§ **Exercise directions**
Find and return every line of the data that contains the word "sqrt".

§ **Records shown**

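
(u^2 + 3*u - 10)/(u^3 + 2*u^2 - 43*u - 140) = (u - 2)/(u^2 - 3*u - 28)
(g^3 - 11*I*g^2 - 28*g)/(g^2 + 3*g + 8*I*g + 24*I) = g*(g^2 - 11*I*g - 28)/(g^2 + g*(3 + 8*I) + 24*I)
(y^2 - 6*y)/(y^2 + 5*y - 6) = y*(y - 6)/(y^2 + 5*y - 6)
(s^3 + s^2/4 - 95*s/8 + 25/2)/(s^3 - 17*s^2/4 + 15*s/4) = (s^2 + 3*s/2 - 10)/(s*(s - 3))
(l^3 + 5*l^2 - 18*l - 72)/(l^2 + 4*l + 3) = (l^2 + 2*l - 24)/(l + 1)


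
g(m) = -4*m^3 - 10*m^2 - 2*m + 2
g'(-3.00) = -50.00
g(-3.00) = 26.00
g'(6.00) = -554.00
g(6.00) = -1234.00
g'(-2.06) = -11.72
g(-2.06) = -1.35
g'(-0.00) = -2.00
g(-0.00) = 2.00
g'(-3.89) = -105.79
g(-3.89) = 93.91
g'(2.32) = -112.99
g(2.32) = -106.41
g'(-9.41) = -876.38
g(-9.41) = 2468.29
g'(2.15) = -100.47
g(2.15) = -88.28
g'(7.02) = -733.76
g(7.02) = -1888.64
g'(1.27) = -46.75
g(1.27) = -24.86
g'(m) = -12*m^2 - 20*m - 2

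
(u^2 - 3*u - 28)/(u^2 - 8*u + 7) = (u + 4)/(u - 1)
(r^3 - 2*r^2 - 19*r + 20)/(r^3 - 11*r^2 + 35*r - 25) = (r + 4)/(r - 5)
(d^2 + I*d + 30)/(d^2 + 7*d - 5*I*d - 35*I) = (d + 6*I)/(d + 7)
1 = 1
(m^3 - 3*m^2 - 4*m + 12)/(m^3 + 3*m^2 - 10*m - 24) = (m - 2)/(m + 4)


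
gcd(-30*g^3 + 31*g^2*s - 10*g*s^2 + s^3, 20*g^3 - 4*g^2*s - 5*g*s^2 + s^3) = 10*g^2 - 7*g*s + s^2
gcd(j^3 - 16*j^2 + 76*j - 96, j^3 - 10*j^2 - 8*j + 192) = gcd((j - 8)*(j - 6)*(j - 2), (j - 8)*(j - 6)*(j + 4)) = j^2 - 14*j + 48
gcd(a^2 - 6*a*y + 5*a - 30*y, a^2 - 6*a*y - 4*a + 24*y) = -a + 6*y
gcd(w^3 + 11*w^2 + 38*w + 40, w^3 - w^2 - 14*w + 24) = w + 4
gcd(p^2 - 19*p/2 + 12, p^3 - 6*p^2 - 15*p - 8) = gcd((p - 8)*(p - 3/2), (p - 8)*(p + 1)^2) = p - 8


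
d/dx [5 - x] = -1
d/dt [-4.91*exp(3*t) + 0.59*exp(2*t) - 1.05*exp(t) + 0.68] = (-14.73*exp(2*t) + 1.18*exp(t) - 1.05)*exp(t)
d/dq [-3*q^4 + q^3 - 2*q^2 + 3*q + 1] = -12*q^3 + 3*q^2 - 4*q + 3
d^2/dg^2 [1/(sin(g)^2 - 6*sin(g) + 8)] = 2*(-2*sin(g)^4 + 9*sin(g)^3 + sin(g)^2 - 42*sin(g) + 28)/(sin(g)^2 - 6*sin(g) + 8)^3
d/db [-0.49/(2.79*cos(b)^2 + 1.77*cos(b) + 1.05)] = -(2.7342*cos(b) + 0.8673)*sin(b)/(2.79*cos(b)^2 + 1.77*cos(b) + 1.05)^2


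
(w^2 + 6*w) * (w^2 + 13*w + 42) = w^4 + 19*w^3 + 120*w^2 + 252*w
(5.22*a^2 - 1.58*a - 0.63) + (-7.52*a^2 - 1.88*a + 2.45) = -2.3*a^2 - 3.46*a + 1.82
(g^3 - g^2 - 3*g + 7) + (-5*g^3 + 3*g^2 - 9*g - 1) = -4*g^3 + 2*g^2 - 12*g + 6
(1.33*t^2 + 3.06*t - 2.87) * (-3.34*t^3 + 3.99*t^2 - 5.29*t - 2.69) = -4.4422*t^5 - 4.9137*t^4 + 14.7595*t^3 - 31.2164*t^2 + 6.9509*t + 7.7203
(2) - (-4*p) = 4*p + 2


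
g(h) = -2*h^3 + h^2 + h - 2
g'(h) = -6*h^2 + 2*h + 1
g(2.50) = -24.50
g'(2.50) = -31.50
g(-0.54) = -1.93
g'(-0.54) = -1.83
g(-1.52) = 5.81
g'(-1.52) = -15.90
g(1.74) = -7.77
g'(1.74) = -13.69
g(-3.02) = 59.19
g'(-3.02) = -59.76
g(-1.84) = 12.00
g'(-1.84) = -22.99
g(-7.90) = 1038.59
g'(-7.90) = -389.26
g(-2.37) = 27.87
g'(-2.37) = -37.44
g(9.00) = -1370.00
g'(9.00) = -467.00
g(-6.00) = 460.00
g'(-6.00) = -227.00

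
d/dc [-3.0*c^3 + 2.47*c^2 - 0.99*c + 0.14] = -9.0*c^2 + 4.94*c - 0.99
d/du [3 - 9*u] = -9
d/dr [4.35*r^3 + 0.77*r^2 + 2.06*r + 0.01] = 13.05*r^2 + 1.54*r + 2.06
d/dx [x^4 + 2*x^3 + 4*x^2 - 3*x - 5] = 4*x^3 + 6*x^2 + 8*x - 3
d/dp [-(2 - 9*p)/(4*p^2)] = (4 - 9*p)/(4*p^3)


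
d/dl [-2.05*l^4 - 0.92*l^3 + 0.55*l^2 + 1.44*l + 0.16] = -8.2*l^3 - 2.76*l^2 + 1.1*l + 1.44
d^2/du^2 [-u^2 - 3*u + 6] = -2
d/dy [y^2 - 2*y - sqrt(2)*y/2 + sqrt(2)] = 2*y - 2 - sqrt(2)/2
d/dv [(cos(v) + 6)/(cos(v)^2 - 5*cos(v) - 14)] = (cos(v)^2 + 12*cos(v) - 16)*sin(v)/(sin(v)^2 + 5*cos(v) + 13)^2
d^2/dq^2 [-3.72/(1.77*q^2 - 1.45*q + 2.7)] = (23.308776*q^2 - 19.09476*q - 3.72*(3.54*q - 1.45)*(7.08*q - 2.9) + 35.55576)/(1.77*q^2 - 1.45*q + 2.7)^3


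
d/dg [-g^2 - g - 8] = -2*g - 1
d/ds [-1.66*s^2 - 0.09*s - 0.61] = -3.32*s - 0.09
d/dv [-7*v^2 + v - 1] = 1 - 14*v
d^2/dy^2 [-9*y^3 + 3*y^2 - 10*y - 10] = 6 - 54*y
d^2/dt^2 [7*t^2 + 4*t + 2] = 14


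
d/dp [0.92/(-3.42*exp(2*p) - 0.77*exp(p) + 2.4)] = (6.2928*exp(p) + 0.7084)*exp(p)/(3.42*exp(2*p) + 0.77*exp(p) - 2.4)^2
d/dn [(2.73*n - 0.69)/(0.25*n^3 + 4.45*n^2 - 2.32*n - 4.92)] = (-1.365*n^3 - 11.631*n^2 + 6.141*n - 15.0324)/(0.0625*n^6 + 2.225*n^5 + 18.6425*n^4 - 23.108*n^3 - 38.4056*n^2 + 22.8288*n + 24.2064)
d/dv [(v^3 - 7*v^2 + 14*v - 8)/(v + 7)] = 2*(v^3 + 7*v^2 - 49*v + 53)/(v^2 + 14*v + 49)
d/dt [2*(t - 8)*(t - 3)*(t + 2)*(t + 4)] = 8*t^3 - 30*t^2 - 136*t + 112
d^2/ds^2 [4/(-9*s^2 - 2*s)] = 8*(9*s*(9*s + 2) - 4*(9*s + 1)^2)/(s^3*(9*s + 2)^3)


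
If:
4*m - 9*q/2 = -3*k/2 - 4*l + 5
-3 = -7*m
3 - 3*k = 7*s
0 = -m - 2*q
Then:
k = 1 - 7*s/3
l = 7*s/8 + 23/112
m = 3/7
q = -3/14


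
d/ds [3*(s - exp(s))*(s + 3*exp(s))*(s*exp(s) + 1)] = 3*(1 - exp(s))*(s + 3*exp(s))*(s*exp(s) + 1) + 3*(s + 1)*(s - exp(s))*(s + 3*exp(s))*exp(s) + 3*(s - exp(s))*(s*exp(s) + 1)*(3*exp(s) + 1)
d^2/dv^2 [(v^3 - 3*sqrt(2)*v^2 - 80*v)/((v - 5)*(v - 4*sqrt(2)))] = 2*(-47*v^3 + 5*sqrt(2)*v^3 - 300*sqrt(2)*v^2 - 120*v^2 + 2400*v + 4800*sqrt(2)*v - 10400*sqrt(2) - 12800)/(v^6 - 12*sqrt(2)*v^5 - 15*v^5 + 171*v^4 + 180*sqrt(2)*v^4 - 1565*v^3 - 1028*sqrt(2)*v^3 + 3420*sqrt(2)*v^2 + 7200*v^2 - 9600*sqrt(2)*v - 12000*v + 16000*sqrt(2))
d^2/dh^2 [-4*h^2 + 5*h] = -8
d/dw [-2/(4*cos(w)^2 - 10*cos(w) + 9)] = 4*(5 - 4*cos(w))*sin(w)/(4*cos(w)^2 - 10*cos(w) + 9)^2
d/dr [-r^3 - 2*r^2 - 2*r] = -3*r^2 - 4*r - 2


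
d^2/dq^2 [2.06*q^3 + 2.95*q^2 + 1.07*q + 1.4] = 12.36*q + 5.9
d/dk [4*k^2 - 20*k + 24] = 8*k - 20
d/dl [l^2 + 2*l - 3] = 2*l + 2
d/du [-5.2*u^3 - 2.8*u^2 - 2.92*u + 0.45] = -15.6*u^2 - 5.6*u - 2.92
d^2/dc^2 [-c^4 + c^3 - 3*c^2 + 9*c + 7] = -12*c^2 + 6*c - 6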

§ **Solution to the problem**
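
d/dy [y^2 - 2*y - sqrt(2)*y/2 + sqrt(2)] = 2*y - 2 - sqrt(2)/2
d^2/dv^2 [(v^3 - 3*sqrt(2)*v^2 - 80*v)/((v - 5)*(v - 4*sqrt(2)))] = 2*(-47*v^3 + 5*sqrt(2)*v^3 - 300*sqrt(2)*v^2 - 120*v^2 + 2400*v + 4800*sqrt(2)*v - 10400*sqrt(2) - 12800)/(v^6 - 12*sqrt(2)*v^5 - 15*v^5 + 171*v^4 + 180*sqrt(2)*v^4 - 1565*v^3 - 1028*sqrt(2)*v^3 + 3420*sqrt(2)*v^2 + 7200*v^2 - 9600*sqrt(2)*v - 12000*v + 16000*sqrt(2))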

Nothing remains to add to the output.